Within the data that follows, set down exactly the lines from the one containing "- II-3: male, status unrecorded; founder" through the one containing "unaffected | founder |", both ends included.

Stored items:

+ + + + + + +

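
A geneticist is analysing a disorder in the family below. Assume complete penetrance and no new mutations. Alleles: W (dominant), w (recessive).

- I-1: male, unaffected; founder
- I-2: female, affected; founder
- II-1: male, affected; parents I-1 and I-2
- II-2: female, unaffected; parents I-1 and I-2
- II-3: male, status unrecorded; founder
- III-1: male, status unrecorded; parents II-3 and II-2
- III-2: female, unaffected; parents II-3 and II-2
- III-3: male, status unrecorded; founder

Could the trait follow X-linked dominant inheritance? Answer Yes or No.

Yes

A consistent assignment under X-linked dominant exists: I-1 X^w Y, I-2 X^W X^w, II-1 X^W Y, II-2 X^w X^w, II-3 X^w Y, III-1 X^w Y, III-2 X^w X^w, III-3 X^W Y.
In this assignment every recorded phenotype matches its genotype and every non-founder's genotype is obtainable from its parents' genotypes, so the pedigree is consistent.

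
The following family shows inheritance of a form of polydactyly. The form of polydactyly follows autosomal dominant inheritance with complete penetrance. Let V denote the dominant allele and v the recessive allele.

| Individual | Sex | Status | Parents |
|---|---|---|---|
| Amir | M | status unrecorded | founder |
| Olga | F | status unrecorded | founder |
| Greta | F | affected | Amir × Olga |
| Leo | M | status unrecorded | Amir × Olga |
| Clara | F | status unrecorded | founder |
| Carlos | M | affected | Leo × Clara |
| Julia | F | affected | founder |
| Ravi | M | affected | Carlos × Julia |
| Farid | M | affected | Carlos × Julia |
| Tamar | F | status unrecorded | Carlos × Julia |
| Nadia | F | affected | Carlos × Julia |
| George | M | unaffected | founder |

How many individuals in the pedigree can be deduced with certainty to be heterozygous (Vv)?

No individual's genotype is forced to Vv by the pedigree, so the count is 0.

0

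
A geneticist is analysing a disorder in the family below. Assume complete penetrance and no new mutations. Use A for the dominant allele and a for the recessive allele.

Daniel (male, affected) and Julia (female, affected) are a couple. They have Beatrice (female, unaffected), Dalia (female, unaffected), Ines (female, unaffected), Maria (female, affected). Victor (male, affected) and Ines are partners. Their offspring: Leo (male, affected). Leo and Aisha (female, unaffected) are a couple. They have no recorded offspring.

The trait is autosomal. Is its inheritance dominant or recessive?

Daniel and Julia are both affected yet have an unaffected child Beatrice. Under a recessive model two affected parents are homozygous and every child would be affected, so the trait cannot be recessive.

dominant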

+ + + + + + +

Output below:
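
- II-3: male, status unrecorded; founder
- III-1: male, status unrecorded; parents II-3 and II-2
- III-2: female, unaffected; parents II-3 and II-2
- III-3: male, status unrecorded; founder

Could the trait follow X-linked dominant inheritance? Answer Yes or No.

Yes

A consistent assignment under X-linked dominant exists: I-1 X^w Y, I-2 X^W X^w, II-1 X^W Y, II-2 X^w X^w, II-3 X^w Y, III-1 X^w Y, III-2 X^w X^w, III-3 X^W Y.
In this assignment every recorded phenotype matches its genotype and every non-founder's genotype is obtainable from its parents' genotypes, so the pedigree is consistent.

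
The following family shows inheritance of a form of polydactyly. The form of polydactyly follows autosomal dominant inheritance with complete penetrance. Let V denote the dominant allele and v the recessive allele.

| Individual | Sex | Status | Parents |
|---|---|---|---|
| Amir | M | status unrecorded | founder |
| Olga | F | status unrecorded | founder |
| Greta | F | affected | Amir × Olga |
| Leo | M | status unrecorded | Amir × Olga |
| Clara | F | status unrecorded | founder |
| Carlos | M | affected | Leo × Clara |
| Julia | F | affected | founder |
| Ravi | M | affected | Carlos × Julia |
| Farid | M | affected | Carlos × Julia |
| Tamar | F | status unrecorded | Carlos × Julia |
| Nadia | F | affected | Carlos × Julia |
| George | M | unaffected | founder |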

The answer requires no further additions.